## WHAT YOU ARE ASKED TO DO
Each record should be given back exactly, with none missing.
--------------------
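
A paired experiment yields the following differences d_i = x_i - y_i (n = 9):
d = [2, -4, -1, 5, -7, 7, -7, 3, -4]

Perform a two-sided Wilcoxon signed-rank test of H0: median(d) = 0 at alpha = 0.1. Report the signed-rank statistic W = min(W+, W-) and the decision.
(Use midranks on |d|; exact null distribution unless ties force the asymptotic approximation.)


Step 1: Drop any zero differences (none here) and take |d_i|.
|d| = [2, 4, 1, 5, 7, 7, 7, 3, 4]
Step 2: Midrank |d_i| (ties get averaged ranks).
ranks: |2|->2, |4|->4.5, |1|->1, |5|->6, |7|->8, |7|->8, |7|->8, |3|->3, |4|->4.5
Step 3: Attach original signs; sum ranks with positive sign and with negative sign.
W+ = 2 + 6 + 8 + 3 = 19
W- = 4.5 + 1 + 8 + 8 + 4.5 = 26
(Check: W+ + W- = 45 should equal n(n+1)/2 = 45.)
Step 4: Test statistic W = min(W+, W-) = 19.
Step 5: Ties in |d|, so use the tie-corrected normal approximation.
        E[W] = n(n+1)/4 = 9*10/4 = 22.5.
        Tie groups: |d|=4 (t=2), |d|=7 (t=3); sum(t^3 - t) = 30.
        Var[W] = n(n+1)(2n+1)/24 - sum(t^3-t)/48 = 1710/24 - 30/48 = 70.625.
        z = (W - E[W]) / sqrt(Var[W]) = (19 - 22.5) / 8.4039 = -0.4165.
        Two-sided p = 2*Phi(z) = 0.677063.
Step 6: alpha = 0.1. fail to reject H0.

W+ = 19, W- = 26, W = min = 19, p = 0.677063, fail to reject H0.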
--------------------
## ANSWER TO THIS PROBLEM
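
A paired experiment yields the following differences d_i = x_i - y_i (n = 9):
d = [2, -4, -1, 5, -7, 7, -7, 3, -4]

Perform a two-sided Wilcoxon signed-rank test of H0: median(d) = 0 at alpha = 0.1. Report the signed-rank statistic W = min(W+, W-) and the decision.
(Use midranks on |d|; exact null distribution unless ties force the asymptotic approximation.)


Step 1: Drop any zero differences (none here) and take |d_i|.
|d| = [2, 4, 1, 5, 7, 7, 7, 3, 4]
Step 2: Midrank |d_i| (ties get averaged ranks).
ranks: |2|->2, |4|->4.5, |1|->1, |5|->6, |7|->8, |7|->8, |7|->8, |3|->3, |4|->4.5
Step 3: Attach original signs; sum ranks with positive sign and with negative sign.
W+ = 2 + 6 + 8 + 3 = 19
W- = 4.5 + 1 + 8 + 8 + 4.5 = 26
(Check: W+ + W- = 45 should equal n(n+1)/2 = 45.)
Step 4: Test statistic W = min(W+, W-) = 19.
Step 5: Ties in |d|, so use the tie-corrected normal approximation.
        E[W] = n(n+1)/4 = 9*10/4 = 22.5.
        Tie groups: |d|=4 (t=2), |d|=7 (t=3); sum(t^3 - t) = 30.
        Var[W] = n(n+1)(2n+1)/24 - sum(t^3-t)/48 = 1710/24 - 30/48 = 70.625.
        z = (W - E[W]) / sqrt(Var[W]) = (19 - 22.5) / 8.4039 = -0.4165.
        Two-sided p = 2*Phi(z) = 0.677063.
Step 6: alpha = 0.1. fail to reject H0.

W+ = 19, W- = 26, W = min = 19, p = 0.677063, fail to reject H0.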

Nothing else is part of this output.